## About this exercise
Would you output all the data exactly as it stands?

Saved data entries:
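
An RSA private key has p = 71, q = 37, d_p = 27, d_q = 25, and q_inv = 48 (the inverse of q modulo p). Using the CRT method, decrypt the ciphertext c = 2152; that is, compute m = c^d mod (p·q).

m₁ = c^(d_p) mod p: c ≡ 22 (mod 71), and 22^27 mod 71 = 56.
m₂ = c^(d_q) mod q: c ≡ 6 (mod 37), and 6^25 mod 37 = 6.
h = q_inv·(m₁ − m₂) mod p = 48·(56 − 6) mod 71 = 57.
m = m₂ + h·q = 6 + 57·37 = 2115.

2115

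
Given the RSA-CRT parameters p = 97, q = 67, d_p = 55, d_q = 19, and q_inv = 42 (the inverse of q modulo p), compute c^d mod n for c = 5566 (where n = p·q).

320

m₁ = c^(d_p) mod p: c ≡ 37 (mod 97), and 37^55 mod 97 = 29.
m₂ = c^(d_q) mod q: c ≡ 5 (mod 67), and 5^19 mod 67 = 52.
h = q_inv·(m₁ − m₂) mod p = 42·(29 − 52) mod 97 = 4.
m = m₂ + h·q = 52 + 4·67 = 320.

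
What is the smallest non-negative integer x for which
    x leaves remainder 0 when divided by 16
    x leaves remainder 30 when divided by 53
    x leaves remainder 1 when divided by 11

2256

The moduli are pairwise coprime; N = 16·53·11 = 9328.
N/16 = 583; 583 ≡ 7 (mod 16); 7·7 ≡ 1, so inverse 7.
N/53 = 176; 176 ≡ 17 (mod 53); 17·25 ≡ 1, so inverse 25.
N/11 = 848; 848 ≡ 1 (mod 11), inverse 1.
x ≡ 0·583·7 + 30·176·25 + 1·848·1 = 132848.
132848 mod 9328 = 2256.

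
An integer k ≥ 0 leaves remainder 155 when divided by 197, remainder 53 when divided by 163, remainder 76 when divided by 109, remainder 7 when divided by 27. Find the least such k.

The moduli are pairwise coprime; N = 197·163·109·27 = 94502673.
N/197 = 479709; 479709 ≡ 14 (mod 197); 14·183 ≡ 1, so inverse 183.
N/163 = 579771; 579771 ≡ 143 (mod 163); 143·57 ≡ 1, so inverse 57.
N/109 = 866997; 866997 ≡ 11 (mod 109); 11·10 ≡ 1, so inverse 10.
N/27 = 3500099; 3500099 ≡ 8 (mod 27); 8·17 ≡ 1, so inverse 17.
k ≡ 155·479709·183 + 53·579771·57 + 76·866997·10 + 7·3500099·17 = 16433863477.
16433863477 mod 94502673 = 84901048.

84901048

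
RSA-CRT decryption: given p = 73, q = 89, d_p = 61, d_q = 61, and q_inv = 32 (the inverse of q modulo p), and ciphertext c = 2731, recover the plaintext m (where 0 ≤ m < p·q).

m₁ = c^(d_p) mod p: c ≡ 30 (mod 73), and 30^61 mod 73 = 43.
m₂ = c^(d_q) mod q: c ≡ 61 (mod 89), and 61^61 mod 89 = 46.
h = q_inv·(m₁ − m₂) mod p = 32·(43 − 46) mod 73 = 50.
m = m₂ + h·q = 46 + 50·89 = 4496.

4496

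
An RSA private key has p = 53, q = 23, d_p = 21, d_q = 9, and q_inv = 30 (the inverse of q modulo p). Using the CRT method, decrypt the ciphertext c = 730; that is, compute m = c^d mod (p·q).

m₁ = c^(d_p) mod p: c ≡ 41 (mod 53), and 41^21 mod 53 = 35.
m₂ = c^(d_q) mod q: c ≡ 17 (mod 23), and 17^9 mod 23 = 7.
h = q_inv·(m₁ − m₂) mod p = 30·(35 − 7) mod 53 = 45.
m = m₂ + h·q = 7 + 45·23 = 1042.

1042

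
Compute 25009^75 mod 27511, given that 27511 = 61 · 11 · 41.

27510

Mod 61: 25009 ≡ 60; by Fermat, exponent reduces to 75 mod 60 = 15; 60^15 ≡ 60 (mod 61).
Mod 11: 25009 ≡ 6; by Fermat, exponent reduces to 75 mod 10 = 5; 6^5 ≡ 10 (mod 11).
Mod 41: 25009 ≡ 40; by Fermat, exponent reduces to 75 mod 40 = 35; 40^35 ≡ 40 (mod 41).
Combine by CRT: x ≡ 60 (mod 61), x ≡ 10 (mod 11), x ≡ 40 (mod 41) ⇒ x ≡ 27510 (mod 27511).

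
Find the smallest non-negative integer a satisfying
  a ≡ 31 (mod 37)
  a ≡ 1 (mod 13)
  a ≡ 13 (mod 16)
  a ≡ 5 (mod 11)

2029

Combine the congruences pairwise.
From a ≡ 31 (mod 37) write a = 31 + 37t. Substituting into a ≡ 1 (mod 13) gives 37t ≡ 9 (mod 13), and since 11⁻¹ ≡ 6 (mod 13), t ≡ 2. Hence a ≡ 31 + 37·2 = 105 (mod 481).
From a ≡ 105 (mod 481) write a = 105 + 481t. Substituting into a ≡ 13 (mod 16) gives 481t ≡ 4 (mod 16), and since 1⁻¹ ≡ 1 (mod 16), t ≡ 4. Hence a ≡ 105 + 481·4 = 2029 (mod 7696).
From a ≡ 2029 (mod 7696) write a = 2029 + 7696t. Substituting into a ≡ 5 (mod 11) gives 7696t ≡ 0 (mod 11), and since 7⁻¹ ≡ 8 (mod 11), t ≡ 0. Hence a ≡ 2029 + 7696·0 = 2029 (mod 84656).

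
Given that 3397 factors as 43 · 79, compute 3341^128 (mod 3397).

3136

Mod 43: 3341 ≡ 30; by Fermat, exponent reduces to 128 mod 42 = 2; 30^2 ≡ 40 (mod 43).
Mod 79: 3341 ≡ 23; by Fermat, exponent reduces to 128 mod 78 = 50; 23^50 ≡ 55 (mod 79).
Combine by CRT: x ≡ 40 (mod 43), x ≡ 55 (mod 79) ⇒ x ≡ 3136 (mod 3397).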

## Expected answer
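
An RSA private key has p = 71, q = 37, d_p = 27, d_q = 25, and q_inv = 48 (the inverse of q modulo p). Using the CRT method, decrypt the ciphertext c = 2152; that is, compute m = c^d mod (p·q).

m₁ = c^(d_p) mod p: c ≡ 22 (mod 71), and 22^27 mod 71 = 56.
m₂ = c^(d_q) mod q: c ≡ 6 (mod 37), and 6^25 mod 37 = 6.
h = q_inv·(m₁ − m₂) mod p = 48·(56 − 6) mod 71 = 57.
m = m₂ + h·q = 6 + 57·37 = 2115.

2115

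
Given the RSA-CRT parameters p = 97, q = 67, d_p = 55, d_q = 19, and q_inv = 42 (the inverse of q modulo p), compute c^d mod n for c = 5566 (where n = p·q).

320

m₁ = c^(d_p) mod p: c ≡ 37 (mod 97), and 37^55 mod 97 = 29.
m₂ = c^(d_q) mod q: c ≡ 5 (mod 67), and 5^19 mod 67 = 52.
h = q_inv·(m₁ − m₂) mod p = 42·(29 − 52) mod 97 = 4.
m = m₂ + h·q = 52 + 4·67 = 320.

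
What is the smallest non-negative integer x for which
    x leaves remainder 0 when divided by 16
    x leaves remainder 30 when divided by 53
    x leaves remainder 1 when divided by 11

2256

The moduli are pairwise coprime; N = 16·53·11 = 9328.
N/16 = 583; 583 ≡ 7 (mod 16); 7·7 ≡ 1, so inverse 7.
N/53 = 176; 176 ≡ 17 (mod 53); 17·25 ≡ 1, so inverse 25.
N/11 = 848; 848 ≡ 1 (mod 11), inverse 1.
x ≡ 0·583·7 + 30·176·25 + 1·848·1 = 132848.
132848 mod 9328 = 2256.

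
An integer k ≥ 0 leaves remainder 155 when divided by 197, remainder 53 when divided by 163, remainder 76 when divided by 109, remainder 7 when divided by 27. Find the least such k.

The moduli are pairwise coprime; N = 197·163·109·27 = 94502673.
N/197 = 479709; 479709 ≡ 14 (mod 197); 14·183 ≡ 1, so inverse 183.
N/163 = 579771; 579771 ≡ 143 (mod 163); 143·57 ≡ 1, so inverse 57.
N/109 = 866997; 866997 ≡ 11 (mod 109); 11·10 ≡ 1, so inverse 10.
N/27 = 3500099; 3500099 ≡ 8 (mod 27); 8·17 ≡ 1, so inverse 17.
k ≡ 155·479709·183 + 53·579771·57 + 76·866997·10 + 7·3500099·17 = 16433863477.
16433863477 mod 94502673 = 84901048.

84901048

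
RSA-CRT decryption: given p = 73, q = 89, d_p = 61, d_q = 61, and q_inv = 32 (the inverse of q modulo p), and ciphertext c = 2731, recover the plaintext m (where 0 ≤ m < p·q).

m₁ = c^(d_p) mod p: c ≡ 30 (mod 73), and 30^61 mod 73 = 43.
m₂ = c^(d_q) mod q: c ≡ 61 (mod 89), and 61^61 mod 89 = 46.
h = q_inv·(m₁ − m₂) mod p = 32·(43 − 46) mod 73 = 50.
m = m₂ + h·q = 46 + 50·89 = 4496.

4496

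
An RSA private key has p = 53, q = 23, d_p = 21, d_q = 9, and q_inv = 30 (the inverse of q modulo p). Using the CRT method, decrypt the ciphertext c = 730; that is, compute m = c^d mod (p·q).

m₁ = c^(d_p) mod p: c ≡ 41 (mod 53), and 41^21 mod 53 = 35.
m₂ = c^(d_q) mod q: c ≡ 17 (mod 23), and 17^9 mod 23 = 7.
h = q_inv·(m₁ − m₂) mod p = 30·(35 − 7) mod 53 = 45.
m = m₂ + h·q = 7 + 45·23 = 1042.

1042

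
Compute 25009^75 mod 27511, given that 27511 = 61 · 11 · 41.

27510

Mod 61: 25009 ≡ 60; by Fermat, exponent reduces to 75 mod 60 = 15; 60^15 ≡ 60 (mod 61).
Mod 11: 25009 ≡ 6; by Fermat, exponent reduces to 75 mod 10 = 5; 6^5 ≡ 10 (mod 11).
Mod 41: 25009 ≡ 40; by Fermat, exponent reduces to 75 mod 40 = 35; 40^35 ≡ 40 (mod 41).
Combine by CRT: x ≡ 60 (mod 61), x ≡ 10 (mod 11), x ≡ 40 (mod 41) ⇒ x ≡ 27510 (mod 27511).

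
Find the smallest non-negative integer a satisfying
  a ≡ 31 (mod 37)
  a ≡ 1 (mod 13)
  a ≡ 13 (mod 16)
  a ≡ 5 (mod 11)

2029

Combine the congruences pairwise.
From a ≡ 31 (mod 37) write a = 31 + 37t. Substituting into a ≡ 1 (mod 13) gives 37t ≡ 9 (mod 13), and since 11⁻¹ ≡ 6 (mod 13), t ≡ 2. Hence a ≡ 31 + 37·2 = 105 (mod 481).
From a ≡ 105 (mod 481) write a = 105 + 481t. Substituting into a ≡ 13 (mod 16) gives 481t ≡ 4 (mod 16), and since 1⁻¹ ≡ 1 (mod 16), t ≡ 4. Hence a ≡ 105 + 481·4 = 2029 (mod 7696).
From a ≡ 2029 (mod 7696) write a = 2029 + 7696t. Substituting into a ≡ 5 (mod 11) gives 7696t ≡ 0 (mod 11), and since 7⁻¹ ≡ 8 (mod 11), t ≡ 0. Hence a ≡ 2029 + 7696·0 = 2029 (mod 84656).

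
Given that 3397 factors as 43 · 79, compute 3341^128 (mod 3397).

3136

Mod 43: 3341 ≡ 30; by Fermat, exponent reduces to 128 mod 42 = 2; 30^2 ≡ 40 (mod 43).
Mod 79: 3341 ≡ 23; by Fermat, exponent reduces to 128 mod 78 = 50; 23^50 ≡ 55 (mod 79).
Combine by CRT: x ≡ 40 (mod 43), x ≡ 55 (mod 79) ⇒ x ≡ 3136 (mod 3397).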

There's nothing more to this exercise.